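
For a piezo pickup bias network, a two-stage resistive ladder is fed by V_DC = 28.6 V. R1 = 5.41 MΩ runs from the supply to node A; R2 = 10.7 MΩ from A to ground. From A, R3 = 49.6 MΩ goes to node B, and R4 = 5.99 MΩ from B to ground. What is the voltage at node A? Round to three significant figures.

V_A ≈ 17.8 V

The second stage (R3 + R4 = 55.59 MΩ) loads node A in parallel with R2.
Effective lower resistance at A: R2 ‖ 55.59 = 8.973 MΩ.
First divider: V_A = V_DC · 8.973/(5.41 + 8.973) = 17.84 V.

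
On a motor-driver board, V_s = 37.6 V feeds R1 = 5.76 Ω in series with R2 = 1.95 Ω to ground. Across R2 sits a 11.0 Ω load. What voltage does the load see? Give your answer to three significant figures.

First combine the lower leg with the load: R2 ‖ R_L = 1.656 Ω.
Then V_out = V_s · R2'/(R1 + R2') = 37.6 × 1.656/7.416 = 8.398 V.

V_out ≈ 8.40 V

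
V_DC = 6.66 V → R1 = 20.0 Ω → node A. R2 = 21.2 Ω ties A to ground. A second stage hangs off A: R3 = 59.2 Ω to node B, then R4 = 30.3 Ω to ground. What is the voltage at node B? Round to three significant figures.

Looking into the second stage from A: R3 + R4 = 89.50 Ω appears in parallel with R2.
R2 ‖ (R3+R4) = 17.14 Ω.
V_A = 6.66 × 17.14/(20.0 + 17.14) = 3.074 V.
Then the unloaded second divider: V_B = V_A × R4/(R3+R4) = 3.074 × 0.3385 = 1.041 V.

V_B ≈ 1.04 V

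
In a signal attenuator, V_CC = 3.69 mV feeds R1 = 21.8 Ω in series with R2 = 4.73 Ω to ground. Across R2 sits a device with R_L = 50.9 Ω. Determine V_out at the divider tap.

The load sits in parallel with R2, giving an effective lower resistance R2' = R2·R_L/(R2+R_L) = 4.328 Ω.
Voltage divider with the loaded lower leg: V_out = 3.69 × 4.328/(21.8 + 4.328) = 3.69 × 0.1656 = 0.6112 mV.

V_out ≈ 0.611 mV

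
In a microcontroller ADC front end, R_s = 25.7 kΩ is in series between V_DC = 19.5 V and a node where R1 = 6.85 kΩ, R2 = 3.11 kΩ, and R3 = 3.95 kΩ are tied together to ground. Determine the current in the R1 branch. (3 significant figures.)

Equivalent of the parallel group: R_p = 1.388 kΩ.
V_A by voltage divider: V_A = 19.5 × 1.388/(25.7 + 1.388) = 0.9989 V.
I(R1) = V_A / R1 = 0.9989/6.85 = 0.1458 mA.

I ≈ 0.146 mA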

• • • • •

▸ **What the exercise asks**: Transcribe each entry precisely, missing none.

▸ **Response below**:
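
For a piezo pickup bias network, a two-stage resistive ladder is fed by V_DC = 28.6 V. R1 = 5.41 MΩ runs from the supply to node A; R2 = 10.7 MΩ from A to ground. From A, R3 = 49.6 MΩ goes to node B, and R4 = 5.99 MΩ from B to ground. What is the voltage at node A? Round to three significant figures.

V_A ≈ 17.8 V

The second stage (R3 + R4 = 55.59 MΩ) loads node A in parallel with R2.
Effective lower resistance at A: R2 ‖ 55.59 = 8.973 MΩ.
First divider: V_A = V_DC · 8.973/(5.41 + 8.973) = 17.84 V.

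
On a motor-driver board, V_s = 37.6 V feeds R1 = 5.76 Ω in series with R2 = 1.95 Ω to ground. Across R2 sits a 11.0 Ω load. What voltage does the load see? Give your answer to three significant figures.

First combine the lower leg with the load: R2 ‖ R_L = 1.656 Ω.
Then V_out = V_s · R2'/(R1 + R2') = 37.6 × 1.656/7.416 = 8.398 V.

V_out ≈ 8.40 V

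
V_DC = 6.66 V → R1 = 20.0 Ω → node A. R2 = 21.2 Ω ties A to ground. A second stage hangs off A: R3 = 59.2 Ω to node B, then R4 = 30.3 Ω to ground. What is the voltage at node B? Round to three significant figures.

Looking into the second stage from A: R3 + R4 = 89.50 Ω appears in parallel with R2.
R2 ‖ (R3+R4) = 17.14 Ω.
V_A = 6.66 × 17.14/(20.0 + 17.14) = 3.074 V.
Then the unloaded second divider: V_B = V_A × R4/(R3+R4) = 3.074 × 0.3385 = 1.041 V.

V_B ≈ 1.04 V

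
In a signal attenuator, V_CC = 3.69 mV feeds R1 = 21.8 Ω in series with R2 = 4.73 Ω to ground. Across R2 sits a device with R_L = 50.9 Ω. Determine V_out at the divider tap.

The load sits in parallel with R2, giving an effective lower resistance R2' = R2·R_L/(R2+R_L) = 4.328 Ω.
Voltage divider with the loaded lower leg: V_out = 3.69 × 4.328/(21.8 + 4.328) = 3.69 × 0.1656 = 0.6112 mV.

V_out ≈ 0.611 mV

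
In a microcontroller ADC front end, R_s = 25.7 kΩ is in series between V_DC = 19.5 V and a node where R1 = 6.85 kΩ, R2 = 3.11 kΩ, and R3 = 3.95 kΩ are tied together to ground. Determine the current in the R1 branch. (3 significant figures.)

Equivalent of the parallel group: R_p = 1.388 kΩ.
V_A by voltage divider: V_A = 19.5 × 1.388/(25.7 + 1.388) = 0.9989 V.
I(R1) = V_A / R1 = 0.9989/6.85 = 0.1458 mA.

I ≈ 0.146 mA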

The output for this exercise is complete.